What you have to do ->
Look below for the line containing "6455.70 — Safety glass: £1.02/m²"; from there, print each line exactly up to and including the line containing "- Code 3279.53: 5,878", and stop.

Given data ->
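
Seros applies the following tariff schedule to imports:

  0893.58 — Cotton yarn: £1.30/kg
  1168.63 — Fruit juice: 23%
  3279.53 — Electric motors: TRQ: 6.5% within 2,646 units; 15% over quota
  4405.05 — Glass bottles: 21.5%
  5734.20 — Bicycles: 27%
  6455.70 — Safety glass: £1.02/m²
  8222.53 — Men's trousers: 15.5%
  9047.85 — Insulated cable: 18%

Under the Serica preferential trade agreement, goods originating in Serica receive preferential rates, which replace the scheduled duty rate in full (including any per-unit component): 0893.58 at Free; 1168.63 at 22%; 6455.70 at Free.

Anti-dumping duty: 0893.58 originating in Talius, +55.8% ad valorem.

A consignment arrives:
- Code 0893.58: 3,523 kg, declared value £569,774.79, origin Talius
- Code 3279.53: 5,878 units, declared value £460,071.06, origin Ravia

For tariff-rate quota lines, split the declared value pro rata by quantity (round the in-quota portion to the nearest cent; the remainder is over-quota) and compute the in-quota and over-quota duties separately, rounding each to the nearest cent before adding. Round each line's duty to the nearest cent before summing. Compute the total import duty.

Line 1 (0893.58, Talius, 3,523 kg, £569,774.79):
Base rate for 0893.58 is £1.30/kg.
0893.58 has an FTA preferential rate, but origin Talius is not Serica; base rate stands.
Additional duty on 0893.58 from Talius: +55.8% ad valorem. Applied ad valorem rate = 55.8%.
Duty = £569,774.79 × 55.8% + 3,523 × £1.30 = £322,514.23.
Line 2 (3279.53, Ravia, 5,878 units, £460,071.06):
Code 3279.53 is under a tariff-rate quota (threshold 2,646 units). In-quota: 2,646 units at 6.5%; over-quota: 3,232 units at 15%.
Pro-rata value split: in-quota = £460,071.06 × 2,646/5,878 = £207,102.42; over-quota = £460,071.06 − £207,102.42 = £252,968.64.
In-quota duty = £207,102.42 × 6.5% = £13,461.66. Over-quota duty = £252,968.64 × 15% = £37,945.30.
Line duty = £13,461.66 + £37,945.30 = £51,406.96.
Total = £322,514.23 + £51,406.96 = £373,921.19.

£373,921.19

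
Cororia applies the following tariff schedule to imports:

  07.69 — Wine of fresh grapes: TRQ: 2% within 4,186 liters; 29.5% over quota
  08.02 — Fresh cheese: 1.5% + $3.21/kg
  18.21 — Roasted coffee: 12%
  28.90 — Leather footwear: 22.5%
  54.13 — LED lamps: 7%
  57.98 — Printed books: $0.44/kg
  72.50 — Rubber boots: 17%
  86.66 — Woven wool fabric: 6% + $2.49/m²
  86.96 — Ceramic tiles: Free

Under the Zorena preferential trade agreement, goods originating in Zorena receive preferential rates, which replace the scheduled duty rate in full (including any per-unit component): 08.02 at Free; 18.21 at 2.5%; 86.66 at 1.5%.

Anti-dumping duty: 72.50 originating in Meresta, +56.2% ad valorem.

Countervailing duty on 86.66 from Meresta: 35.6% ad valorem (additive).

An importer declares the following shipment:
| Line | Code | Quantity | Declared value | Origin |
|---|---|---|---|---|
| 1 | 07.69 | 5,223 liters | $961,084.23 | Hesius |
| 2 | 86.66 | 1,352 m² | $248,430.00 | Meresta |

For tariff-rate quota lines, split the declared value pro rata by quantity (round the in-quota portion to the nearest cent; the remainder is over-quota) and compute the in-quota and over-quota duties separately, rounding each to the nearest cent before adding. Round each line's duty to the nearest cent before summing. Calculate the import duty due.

$178,410.10

Line 1 (07.69, Hesius, 5,223 liters, $961,084.23):
Code 07.69 is under a tariff-rate quota (threshold 4,186 liters). In-quota: 4,186 liters at 2%; over-quota: 1,037 liters at 29.5%.
Pro-rata value split: in-quota = $961,084.23 × 4,186/5,223 = $770,265.86; over-quota = $961,084.23 − $770,265.86 = $190,818.37.
In-quota duty = $770,265.86 × 2% = $15,405.32. Over-quota duty = $190,818.37 × 29.5% = $56,291.42.
Line duty = $15,405.32 + $56,291.42 = $71,696.74.
Line 2 (86.66, Meresta, 1,352 m², $248,430.00):
Base rate for 86.66 is 6% + $2.49/m².
86.66 has an FTA preferential rate, but origin Meresta is not Zorena; base rate stands.
Additional duty on 86.66 from Meresta: +35.6%. Applied ad valorem rate: 6% + 35.6% = 41.6%.
Duty = $248,430.00 × 41.6% + 1,352 × $2.49 = $106,713.36.
Total = $71,696.74 + $106,713.36 = $178,410.10.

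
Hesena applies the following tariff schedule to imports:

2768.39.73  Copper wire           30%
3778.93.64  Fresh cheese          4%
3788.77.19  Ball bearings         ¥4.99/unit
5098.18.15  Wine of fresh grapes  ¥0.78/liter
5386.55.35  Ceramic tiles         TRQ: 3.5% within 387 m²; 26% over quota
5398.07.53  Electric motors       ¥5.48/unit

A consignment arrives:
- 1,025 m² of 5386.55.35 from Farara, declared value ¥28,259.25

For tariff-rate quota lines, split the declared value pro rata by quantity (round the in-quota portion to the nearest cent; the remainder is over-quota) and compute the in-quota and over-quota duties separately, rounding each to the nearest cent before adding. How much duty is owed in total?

¥4,946.75

Line 1 (5386.55.35, Farara, 1,025 m², ¥28,259.25):
Code 5386.55.35 is under a tariff-rate quota (threshold 387 m²). In-quota: 387 m² at 3.5%; over-quota: 638 m² at 26%.
Pro-rata value split: in-quota = ¥28,259.25 × 387/1,025 = ¥10,669.59; over-quota = ¥28,259.25 − ¥10,669.59 = ¥17,589.66.
In-quota duty = ¥10,669.59 × 3.5% = ¥373.44. Over-quota duty = ¥17,589.66 × 26% = ¥4,573.31.
Line duty = ¥373.44 + ¥4,573.31 = ¥4,946.75.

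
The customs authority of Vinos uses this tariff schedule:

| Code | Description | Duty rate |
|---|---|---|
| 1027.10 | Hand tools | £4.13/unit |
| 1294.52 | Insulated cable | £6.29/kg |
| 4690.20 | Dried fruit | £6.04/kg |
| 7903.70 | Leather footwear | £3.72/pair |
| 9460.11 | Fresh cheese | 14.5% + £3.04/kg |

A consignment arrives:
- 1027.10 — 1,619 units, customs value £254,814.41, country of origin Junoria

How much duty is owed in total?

£6,686.47

Line 1 (1027.10, Junoria, 1,619 units, £254,814.41):
Base rate for 1027.10 is £4.13/unit.
Duty = 1,619 × £4.13 = £6,686.47.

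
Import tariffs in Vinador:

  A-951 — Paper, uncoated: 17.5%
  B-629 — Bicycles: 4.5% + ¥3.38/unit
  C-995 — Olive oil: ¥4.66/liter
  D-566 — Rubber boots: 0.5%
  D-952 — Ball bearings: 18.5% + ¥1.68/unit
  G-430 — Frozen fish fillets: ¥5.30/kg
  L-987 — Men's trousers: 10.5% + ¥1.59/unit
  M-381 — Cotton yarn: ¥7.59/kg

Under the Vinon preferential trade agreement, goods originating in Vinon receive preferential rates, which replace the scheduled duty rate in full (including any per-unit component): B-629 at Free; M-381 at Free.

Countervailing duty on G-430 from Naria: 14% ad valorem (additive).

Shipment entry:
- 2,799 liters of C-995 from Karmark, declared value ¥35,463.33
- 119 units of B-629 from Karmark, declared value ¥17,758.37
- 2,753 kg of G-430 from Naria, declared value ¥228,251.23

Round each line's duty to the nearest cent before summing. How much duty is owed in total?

¥60,790.76

Line 1 (C-995, Karmark, 2,799 liters, ¥35,463.33):
Base rate for C-995 is ¥4.66/liter.
Duty = 2,799 × ¥4.66 = ¥13,043.34.
Line 2 (B-629, Karmark, 119 units, ¥17,758.37):
Base rate for B-629 is 4.5% + ¥3.38/unit.
B-629 has an FTA preferential rate, but origin Karmark is not Vinon; base rate stands.
Duty = ¥17,758.37 × 4.5% + 119 × ¥3.38 = ¥1,201.35.
Line 3 (G-430, Naria, 2,753 kg, ¥228,251.23):
Base rate for G-430 is ¥5.30/kg.
Additional duty on G-430 from Naria: +14% ad valorem. Applied ad valorem rate = 14%.
Duty = ¥228,251.23 × 14% + 2,753 × ¥5.30 = ¥46,546.07.
Total = ¥13,043.34 + ¥1,201.35 + ¥46,546.07 = ¥60,790.76.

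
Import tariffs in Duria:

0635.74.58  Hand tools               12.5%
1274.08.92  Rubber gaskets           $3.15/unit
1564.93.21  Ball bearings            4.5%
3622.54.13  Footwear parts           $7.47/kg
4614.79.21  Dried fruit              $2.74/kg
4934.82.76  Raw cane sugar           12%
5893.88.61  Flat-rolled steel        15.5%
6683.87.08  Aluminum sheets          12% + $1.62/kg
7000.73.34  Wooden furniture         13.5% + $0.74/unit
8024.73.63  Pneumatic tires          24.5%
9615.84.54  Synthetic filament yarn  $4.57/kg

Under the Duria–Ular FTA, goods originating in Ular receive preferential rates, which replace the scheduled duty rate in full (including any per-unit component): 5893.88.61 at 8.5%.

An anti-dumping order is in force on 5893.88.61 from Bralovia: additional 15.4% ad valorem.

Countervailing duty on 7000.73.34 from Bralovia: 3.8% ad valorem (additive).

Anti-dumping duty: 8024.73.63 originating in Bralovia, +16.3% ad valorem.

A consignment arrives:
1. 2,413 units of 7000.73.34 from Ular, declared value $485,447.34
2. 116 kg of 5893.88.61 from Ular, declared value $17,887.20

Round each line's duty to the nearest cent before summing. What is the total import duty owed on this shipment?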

The answer ->
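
  6455.70 — Safety glass: £1.02/m²
  8222.53 — Men's trousers: 15.5%
  9047.85 — Insulated cable: 18%

Under the Serica preferential trade agreement, goods originating in Serica receive preferential rates, which replace the scheduled duty rate in full (including any per-unit component): 0893.58 at Free; 1168.63 at 22%; 6455.70 at Free.

Anti-dumping duty: 0893.58 originating in Talius, +55.8% ad valorem.

A consignment arrives:
- Code 0893.58: 3,523 kg, declared value £569,774.79, origin Talius
- Code 3279.53: 5,878 units, declared value £460,071.06, origin Ravia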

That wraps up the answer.